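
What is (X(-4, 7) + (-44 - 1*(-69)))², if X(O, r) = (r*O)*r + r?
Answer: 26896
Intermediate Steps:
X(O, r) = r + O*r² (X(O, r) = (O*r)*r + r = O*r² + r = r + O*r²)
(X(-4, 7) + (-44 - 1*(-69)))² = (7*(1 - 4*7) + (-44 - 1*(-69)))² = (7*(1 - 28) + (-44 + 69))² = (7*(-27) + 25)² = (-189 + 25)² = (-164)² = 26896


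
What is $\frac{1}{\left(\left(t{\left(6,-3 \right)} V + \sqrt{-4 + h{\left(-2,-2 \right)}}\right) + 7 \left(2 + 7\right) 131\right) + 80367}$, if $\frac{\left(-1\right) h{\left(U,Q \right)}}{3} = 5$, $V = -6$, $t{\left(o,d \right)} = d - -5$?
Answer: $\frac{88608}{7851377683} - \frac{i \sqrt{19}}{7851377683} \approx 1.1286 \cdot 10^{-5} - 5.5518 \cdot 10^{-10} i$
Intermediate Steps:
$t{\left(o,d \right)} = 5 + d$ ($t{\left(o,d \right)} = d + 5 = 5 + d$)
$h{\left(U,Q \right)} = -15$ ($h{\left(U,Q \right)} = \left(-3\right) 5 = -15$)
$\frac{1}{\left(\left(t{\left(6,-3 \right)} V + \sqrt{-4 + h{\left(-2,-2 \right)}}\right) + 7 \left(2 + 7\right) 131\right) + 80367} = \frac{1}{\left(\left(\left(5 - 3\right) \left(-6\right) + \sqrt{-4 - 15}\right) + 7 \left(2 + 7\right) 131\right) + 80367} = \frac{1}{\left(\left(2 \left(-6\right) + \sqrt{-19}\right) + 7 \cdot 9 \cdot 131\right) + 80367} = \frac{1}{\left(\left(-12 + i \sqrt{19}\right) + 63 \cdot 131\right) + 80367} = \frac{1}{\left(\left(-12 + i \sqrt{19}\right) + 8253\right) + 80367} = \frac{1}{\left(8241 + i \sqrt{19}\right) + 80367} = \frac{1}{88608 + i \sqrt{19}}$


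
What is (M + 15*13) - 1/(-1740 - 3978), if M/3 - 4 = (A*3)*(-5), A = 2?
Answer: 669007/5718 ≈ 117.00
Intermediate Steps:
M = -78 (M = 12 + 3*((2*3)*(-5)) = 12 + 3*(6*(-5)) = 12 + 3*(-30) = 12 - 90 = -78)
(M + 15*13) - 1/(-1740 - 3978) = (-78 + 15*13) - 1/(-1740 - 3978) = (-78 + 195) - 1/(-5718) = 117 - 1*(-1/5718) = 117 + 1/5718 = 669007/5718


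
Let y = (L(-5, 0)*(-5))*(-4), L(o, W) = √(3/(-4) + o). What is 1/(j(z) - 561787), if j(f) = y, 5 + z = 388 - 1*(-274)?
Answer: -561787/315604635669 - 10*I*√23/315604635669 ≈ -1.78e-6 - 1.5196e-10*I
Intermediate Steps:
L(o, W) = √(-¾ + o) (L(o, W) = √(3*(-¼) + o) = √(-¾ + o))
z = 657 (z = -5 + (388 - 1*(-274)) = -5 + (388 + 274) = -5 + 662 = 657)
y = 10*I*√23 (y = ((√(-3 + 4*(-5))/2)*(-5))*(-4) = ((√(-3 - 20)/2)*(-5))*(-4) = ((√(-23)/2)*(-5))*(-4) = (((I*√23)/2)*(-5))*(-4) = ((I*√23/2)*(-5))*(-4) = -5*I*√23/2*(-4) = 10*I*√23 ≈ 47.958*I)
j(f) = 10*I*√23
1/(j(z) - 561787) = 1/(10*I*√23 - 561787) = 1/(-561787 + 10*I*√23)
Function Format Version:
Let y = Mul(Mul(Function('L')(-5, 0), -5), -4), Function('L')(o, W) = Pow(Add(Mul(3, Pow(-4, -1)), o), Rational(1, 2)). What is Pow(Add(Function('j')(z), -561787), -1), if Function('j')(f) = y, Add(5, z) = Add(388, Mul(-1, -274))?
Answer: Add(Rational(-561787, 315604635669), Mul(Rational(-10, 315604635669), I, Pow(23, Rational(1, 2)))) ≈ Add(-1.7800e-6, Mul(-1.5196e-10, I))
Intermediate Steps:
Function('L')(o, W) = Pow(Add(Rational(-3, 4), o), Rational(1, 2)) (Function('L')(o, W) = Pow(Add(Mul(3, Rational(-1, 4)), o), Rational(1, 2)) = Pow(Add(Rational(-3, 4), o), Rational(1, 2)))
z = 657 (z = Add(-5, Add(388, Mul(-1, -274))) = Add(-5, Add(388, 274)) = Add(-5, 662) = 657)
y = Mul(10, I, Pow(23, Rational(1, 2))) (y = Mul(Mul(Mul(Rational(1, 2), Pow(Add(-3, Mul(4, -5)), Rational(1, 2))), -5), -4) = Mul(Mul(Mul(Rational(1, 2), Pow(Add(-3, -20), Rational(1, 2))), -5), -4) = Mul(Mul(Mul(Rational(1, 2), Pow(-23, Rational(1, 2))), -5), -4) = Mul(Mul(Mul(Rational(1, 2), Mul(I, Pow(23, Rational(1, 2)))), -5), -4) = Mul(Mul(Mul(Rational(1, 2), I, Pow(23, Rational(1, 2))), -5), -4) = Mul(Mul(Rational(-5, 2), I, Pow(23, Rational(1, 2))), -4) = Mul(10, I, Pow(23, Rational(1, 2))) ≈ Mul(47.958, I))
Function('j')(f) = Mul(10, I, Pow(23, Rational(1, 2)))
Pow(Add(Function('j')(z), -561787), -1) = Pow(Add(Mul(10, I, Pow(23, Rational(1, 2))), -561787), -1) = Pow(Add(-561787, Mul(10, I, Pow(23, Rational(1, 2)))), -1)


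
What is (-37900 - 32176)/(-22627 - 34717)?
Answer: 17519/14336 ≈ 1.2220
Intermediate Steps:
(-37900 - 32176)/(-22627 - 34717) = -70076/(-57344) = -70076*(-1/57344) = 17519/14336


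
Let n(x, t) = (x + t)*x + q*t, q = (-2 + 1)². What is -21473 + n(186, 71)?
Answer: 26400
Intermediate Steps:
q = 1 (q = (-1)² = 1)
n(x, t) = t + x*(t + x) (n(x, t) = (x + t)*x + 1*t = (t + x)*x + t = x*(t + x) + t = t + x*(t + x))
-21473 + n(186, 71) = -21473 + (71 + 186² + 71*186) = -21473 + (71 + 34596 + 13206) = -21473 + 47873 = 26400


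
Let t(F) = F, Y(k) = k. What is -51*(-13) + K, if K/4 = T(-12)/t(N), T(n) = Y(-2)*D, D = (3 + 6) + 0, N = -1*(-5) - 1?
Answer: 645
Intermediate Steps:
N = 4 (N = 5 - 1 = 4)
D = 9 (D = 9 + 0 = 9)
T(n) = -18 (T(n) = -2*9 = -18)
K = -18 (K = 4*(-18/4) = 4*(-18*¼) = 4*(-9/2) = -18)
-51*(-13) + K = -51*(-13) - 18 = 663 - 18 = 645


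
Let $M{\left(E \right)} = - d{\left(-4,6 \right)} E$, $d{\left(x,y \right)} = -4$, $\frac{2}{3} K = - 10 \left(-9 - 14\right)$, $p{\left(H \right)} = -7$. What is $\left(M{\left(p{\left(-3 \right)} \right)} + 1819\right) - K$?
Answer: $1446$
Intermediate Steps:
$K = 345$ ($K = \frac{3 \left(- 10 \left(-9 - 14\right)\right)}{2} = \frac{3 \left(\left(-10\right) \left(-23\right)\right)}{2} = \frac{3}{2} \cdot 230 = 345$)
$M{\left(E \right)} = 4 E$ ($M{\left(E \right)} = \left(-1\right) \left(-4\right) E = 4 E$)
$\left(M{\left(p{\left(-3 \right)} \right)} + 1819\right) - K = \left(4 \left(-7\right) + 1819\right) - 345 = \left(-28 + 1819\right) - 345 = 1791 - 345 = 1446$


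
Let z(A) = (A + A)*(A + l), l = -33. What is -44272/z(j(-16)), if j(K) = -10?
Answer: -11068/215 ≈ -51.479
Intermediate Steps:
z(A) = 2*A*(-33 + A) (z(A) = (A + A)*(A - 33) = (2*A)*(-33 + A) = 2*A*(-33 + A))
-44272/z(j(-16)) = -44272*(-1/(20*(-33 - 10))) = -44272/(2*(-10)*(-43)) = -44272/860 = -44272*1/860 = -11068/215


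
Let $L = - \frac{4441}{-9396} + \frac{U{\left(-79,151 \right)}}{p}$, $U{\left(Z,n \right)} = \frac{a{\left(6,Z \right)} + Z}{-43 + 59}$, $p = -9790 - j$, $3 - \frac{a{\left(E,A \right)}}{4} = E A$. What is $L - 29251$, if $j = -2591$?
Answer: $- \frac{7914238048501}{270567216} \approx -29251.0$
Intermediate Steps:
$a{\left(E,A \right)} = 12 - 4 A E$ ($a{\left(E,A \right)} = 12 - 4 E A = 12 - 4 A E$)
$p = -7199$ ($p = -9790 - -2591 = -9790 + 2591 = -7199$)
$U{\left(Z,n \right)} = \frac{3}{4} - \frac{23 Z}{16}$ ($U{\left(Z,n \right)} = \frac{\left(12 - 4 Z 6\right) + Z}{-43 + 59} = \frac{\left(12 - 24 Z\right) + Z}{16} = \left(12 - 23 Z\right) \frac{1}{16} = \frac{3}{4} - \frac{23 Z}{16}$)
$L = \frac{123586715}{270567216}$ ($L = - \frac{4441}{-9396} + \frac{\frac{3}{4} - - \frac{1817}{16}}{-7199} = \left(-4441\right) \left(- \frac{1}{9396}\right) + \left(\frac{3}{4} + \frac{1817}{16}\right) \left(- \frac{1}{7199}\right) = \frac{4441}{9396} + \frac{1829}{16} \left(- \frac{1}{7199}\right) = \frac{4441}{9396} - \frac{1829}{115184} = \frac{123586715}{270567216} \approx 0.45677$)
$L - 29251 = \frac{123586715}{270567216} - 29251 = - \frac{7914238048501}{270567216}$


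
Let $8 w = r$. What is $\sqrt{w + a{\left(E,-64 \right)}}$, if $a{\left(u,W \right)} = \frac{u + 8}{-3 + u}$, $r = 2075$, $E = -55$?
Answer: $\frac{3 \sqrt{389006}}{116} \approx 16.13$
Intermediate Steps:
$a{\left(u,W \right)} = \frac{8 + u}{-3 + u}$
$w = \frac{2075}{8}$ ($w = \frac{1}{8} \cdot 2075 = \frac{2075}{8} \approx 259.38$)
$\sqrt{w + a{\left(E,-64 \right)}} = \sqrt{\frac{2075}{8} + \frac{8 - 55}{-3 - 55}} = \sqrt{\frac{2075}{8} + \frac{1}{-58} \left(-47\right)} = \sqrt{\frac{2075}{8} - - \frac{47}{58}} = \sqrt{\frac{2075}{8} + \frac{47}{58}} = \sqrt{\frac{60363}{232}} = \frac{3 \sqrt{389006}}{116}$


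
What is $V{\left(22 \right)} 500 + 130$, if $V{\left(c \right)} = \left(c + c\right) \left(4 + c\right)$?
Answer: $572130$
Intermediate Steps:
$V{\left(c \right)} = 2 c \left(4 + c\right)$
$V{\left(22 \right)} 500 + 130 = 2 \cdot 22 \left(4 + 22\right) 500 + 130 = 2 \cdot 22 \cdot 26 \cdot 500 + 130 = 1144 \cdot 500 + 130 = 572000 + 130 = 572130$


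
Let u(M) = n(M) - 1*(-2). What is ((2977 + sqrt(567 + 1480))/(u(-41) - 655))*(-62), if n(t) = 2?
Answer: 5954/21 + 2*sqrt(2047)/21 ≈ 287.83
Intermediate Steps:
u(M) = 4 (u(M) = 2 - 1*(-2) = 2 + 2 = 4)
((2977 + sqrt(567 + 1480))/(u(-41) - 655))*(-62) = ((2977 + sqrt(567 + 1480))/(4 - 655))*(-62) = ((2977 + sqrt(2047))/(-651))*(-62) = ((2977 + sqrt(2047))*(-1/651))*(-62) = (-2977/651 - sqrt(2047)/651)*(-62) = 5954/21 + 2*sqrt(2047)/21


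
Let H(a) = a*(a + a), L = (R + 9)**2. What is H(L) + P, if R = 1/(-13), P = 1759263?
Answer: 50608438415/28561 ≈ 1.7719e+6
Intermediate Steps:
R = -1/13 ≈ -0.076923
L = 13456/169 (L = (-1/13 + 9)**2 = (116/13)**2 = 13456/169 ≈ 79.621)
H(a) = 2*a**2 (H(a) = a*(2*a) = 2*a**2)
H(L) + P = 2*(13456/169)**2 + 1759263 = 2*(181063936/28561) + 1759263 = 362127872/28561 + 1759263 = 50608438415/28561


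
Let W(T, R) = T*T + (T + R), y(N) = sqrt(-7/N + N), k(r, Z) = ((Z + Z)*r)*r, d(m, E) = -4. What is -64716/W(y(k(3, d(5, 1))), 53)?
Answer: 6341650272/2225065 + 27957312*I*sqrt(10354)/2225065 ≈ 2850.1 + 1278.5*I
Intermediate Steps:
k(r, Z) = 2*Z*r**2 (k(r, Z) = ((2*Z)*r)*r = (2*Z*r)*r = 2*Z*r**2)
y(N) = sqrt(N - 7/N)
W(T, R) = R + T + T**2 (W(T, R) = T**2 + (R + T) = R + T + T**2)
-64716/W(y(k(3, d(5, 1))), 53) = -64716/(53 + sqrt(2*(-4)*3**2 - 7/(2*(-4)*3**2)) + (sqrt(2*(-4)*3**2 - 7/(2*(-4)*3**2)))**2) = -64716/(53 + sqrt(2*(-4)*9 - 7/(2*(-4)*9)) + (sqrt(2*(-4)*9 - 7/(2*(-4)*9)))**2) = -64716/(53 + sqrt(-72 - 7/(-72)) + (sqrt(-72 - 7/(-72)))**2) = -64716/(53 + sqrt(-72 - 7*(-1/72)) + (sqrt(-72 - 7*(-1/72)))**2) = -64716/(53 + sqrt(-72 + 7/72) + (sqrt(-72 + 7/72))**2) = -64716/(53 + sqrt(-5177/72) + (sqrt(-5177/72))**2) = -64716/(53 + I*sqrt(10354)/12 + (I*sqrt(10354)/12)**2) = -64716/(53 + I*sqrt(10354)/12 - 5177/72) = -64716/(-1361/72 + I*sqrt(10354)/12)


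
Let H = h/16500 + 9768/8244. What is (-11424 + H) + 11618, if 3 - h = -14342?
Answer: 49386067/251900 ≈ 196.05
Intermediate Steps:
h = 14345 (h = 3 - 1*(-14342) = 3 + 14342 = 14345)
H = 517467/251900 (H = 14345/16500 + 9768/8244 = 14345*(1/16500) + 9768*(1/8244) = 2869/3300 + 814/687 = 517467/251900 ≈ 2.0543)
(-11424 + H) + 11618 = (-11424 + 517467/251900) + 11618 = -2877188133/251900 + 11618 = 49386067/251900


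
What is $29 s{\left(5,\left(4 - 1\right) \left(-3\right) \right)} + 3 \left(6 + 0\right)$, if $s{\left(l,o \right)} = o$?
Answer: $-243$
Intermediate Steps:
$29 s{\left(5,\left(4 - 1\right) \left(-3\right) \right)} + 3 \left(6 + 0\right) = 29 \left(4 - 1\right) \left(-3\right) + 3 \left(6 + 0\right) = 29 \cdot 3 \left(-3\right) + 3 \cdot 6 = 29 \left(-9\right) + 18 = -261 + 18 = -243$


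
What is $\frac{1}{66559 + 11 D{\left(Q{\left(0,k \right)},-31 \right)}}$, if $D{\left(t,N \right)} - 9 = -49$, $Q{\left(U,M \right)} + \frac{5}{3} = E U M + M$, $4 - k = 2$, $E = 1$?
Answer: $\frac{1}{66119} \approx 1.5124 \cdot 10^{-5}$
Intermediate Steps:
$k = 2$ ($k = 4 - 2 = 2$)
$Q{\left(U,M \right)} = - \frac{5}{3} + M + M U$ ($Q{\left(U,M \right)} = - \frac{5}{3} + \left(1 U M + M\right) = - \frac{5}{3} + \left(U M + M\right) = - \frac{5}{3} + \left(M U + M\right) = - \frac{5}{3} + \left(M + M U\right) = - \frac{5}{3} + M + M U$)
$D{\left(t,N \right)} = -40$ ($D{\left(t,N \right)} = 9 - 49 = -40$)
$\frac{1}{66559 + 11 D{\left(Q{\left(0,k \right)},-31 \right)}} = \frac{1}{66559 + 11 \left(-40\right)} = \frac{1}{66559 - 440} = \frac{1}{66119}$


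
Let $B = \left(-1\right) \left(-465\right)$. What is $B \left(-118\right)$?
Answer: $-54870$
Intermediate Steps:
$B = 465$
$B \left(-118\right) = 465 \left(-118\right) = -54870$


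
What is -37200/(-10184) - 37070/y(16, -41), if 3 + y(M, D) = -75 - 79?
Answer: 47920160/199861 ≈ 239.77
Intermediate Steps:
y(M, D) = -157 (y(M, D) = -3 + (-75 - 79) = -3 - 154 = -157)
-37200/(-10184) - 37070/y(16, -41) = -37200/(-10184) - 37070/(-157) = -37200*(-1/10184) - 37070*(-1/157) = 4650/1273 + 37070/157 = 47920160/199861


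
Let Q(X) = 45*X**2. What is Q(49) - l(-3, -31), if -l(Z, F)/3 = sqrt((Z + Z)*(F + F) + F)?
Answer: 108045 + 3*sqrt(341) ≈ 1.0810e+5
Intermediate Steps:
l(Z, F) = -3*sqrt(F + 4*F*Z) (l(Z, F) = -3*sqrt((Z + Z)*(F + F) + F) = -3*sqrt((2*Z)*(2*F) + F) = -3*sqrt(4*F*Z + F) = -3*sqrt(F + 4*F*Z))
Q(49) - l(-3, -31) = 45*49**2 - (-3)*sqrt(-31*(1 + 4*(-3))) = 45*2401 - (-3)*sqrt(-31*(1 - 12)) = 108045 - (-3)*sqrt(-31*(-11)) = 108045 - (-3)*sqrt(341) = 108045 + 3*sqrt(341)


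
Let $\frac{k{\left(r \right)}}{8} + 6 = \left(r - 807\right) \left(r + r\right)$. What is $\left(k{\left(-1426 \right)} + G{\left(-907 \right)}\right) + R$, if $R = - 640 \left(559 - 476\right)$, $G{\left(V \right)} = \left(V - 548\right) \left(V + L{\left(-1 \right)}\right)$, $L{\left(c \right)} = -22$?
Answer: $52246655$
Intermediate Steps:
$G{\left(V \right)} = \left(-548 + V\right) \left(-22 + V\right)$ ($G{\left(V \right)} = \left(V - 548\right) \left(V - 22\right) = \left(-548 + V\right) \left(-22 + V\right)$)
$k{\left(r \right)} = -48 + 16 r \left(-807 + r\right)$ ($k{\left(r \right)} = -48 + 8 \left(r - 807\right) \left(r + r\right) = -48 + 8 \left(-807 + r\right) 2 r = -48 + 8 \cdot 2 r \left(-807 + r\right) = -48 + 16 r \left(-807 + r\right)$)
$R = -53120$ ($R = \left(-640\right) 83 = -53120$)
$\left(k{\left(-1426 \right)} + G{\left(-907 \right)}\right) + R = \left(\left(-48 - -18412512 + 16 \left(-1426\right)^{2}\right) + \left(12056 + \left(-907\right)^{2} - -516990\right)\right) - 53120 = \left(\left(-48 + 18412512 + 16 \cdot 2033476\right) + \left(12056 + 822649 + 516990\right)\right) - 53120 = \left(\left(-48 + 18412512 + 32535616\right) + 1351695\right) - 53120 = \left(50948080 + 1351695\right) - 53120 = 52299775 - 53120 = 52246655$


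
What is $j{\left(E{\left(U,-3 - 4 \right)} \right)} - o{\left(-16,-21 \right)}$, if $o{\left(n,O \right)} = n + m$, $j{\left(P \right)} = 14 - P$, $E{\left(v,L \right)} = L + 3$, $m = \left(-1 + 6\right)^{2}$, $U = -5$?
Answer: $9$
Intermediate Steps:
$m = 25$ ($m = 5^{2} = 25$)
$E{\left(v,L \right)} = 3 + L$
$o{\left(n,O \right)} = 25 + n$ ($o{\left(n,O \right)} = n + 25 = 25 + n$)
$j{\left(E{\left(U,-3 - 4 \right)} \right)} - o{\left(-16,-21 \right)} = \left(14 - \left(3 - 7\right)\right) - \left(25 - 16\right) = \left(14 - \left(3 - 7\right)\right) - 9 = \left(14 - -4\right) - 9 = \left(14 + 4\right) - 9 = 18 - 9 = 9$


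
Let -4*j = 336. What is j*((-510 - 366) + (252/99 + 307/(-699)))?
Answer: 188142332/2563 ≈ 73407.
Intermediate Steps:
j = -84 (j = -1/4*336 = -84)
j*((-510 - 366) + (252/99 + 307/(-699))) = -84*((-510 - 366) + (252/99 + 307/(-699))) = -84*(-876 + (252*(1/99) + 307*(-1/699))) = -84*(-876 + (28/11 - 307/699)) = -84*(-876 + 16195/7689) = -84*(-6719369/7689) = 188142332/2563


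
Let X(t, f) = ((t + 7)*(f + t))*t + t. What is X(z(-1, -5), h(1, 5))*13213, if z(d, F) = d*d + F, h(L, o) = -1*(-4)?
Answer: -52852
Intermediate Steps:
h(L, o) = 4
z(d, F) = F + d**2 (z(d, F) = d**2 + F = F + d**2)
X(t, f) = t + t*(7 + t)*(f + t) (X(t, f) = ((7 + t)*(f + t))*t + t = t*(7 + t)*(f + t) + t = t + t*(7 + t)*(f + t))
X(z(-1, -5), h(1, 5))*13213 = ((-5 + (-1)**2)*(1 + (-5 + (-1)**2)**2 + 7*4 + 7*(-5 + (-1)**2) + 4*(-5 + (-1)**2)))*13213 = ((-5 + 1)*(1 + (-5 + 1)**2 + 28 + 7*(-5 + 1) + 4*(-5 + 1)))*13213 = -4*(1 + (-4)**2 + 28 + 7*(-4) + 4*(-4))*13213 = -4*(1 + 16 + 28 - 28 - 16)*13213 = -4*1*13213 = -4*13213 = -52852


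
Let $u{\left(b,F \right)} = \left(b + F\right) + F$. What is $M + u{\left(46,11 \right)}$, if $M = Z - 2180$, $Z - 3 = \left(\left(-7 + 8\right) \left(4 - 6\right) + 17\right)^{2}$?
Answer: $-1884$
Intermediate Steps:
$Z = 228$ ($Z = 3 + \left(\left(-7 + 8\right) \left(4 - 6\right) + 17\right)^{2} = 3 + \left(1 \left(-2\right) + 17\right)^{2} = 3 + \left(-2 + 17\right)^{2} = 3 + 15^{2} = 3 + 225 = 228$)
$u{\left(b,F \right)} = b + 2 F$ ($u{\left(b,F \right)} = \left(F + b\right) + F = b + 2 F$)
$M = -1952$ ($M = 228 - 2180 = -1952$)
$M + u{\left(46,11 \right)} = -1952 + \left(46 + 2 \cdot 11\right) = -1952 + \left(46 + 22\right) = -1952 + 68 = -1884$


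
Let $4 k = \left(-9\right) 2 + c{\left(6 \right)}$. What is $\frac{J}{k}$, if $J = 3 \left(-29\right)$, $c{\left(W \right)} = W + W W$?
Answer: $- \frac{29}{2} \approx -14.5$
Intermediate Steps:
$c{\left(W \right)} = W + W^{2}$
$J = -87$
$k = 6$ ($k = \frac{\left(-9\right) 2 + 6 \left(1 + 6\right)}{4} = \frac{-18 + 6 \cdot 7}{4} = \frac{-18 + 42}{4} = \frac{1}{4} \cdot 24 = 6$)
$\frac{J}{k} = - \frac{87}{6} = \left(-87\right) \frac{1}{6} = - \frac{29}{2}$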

########################################

▸ **Exercise aim**:
Above are the records. Print exactly, and only, the lines from the line with "Let H = h/16500" to the line with "Answer: $-243$", both inclusive.

▸ **Solution to the exercise**:
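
Let H = h/16500 + 9768/8244. What is (-11424 + H) + 11618, if 3 - h = -14342?
Answer: 49386067/251900 ≈ 196.05
Intermediate Steps:
h = 14345 (h = 3 - 1*(-14342) = 3 + 14342 = 14345)
H = 517467/251900 (H = 14345/16500 + 9768/8244 = 14345*(1/16500) + 9768*(1/8244) = 2869/3300 + 814/687 = 517467/251900 ≈ 2.0543)
(-11424 + H) + 11618 = (-11424 + 517467/251900) + 11618 = -2877188133/251900 + 11618 = 49386067/251900


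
What is $29 s{\left(5,\left(4 - 1\right) \left(-3\right) \right)} + 3 \left(6 + 0\right)$, if $s{\left(l,o \right)} = o$?
Answer: $-243$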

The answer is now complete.